* _Exercise description_:
Line by line, copy the listing below exactly.

* _Exercise input_:

- Opening Delimiter -

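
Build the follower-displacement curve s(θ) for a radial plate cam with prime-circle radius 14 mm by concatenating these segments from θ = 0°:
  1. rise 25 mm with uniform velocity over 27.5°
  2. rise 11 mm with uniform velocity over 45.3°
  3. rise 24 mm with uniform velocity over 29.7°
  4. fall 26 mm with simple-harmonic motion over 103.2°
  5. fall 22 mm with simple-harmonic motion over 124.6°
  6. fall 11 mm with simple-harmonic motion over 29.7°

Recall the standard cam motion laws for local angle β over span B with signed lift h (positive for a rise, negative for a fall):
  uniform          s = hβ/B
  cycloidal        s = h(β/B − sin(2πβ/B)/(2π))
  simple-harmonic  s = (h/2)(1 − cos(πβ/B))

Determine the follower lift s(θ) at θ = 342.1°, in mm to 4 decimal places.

seg 1 [0°–27.5°] uniform, h=25: full span → s += 25 → s = 25.0000
seg 2 [27.5°–72.8°] uniform, h=11: full span → s += 11 → s = 36.0000
seg 3 [72.8°–102.5°] uniform, h=24: full span → s += 24 → s = 60.0000
seg 4 [102.5°–205.7°] simple-harmonic, h=-26: full span → s += -26 → s = 34.0000
seg 5 [205.7°–330.3°] simple-harmonic, h=-22: full span → s += -22 → s = 12.0000
seg 6 [330.3°–360°] simple-harmonic, h=-11: θ=342.1° here. β=11.8, B=29.7. -11/2·(1 − cos(π·0.3973)) = -3.7562 → s = 8.2438

8.2438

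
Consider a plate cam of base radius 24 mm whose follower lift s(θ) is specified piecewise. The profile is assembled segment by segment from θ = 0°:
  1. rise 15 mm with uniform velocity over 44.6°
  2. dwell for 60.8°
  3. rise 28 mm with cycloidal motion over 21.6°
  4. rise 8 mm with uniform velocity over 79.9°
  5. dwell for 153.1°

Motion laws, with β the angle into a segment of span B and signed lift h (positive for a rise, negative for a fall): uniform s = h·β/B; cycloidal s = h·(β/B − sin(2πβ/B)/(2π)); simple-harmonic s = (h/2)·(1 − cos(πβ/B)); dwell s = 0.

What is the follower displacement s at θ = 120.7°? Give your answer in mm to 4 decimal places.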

- Closing Delimiter -

* _Written response_:
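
Build the follower-displacement curve s(θ) for a radial plate cam with prime-circle radius 14 mm by concatenating these segments from θ = 0°:
  1. rise 25 mm with uniform velocity over 27.5°
  2. rise 11 mm with uniform velocity over 45.3°
  3. rise 24 mm with uniform velocity over 29.7°
  4. fall 26 mm with simple-harmonic motion over 103.2°
  5. fall 22 mm with simple-harmonic motion over 124.6°
  6. fall 11 mm with simple-harmonic motion over 29.7°

Recall the standard cam motion laws for local angle β over span B with signed lift h (positive for a rise, negative for a fall):
  uniform          s = hβ/B
  cycloidal        s = h(β/B − sin(2πβ/B)/(2π))
  simple-harmonic  s = (h/2)(1 − cos(πβ/B))

Determine the follower lift s(θ) at θ = 342.1°, in mm to 4 decimal places.

seg 1 [0°–27.5°] uniform, h=25: full span → s += 25 → s = 25.0000
seg 2 [27.5°–72.8°] uniform, h=11: full span → s += 11 → s = 36.0000
seg 3 [72.8°–102.5°] uniform, h=24: full span → s += 24 → s = 60.0000
seg 4 [102.5°–205.7°] simple-harmonic, h=-26: full span → s += -26 → s = 34.0000
seg 5 [205.7°–330.3°] simple-harmonic, h=-22: full span → s += -22 → s = 12.0000
seg 6 [330.3°–360°] simple-harmonic, h=-11: θ=342.1° here. β=11.8, B=29.7. -11/2·(1 − cos(π·0.3973)) = -3.7562 → s = 8.2438

8.2438

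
Consider a plate cam of base radius 24 mm whose follower lift s(θ) is specified piecewise. The profile is assembled segment by segment from θ = 0°:
  1. rise 15 mm with uniform velocity over 44.6°
  2. dwell for 60.8°
  3. rise 28 mm with cycloidal motion over 21.6°
  4. rise 8 mm with uniform velocity over 79.9°
  5. dwell for 153.1°

Motion laws, with β the angle into a segment of span B and signed lift h (positive for a rise, negative for a fall): uniform s = h·β/B; cycloidal s = h·(β/B − sin(2πβ/B)/(2π)); simple-harmonic s = (h/2)·(1 − cos(πβ/B)); dwell s = 0.

What is the follower displacement s at θ = 120.7°? Give your answer in mm to 4 decimal places.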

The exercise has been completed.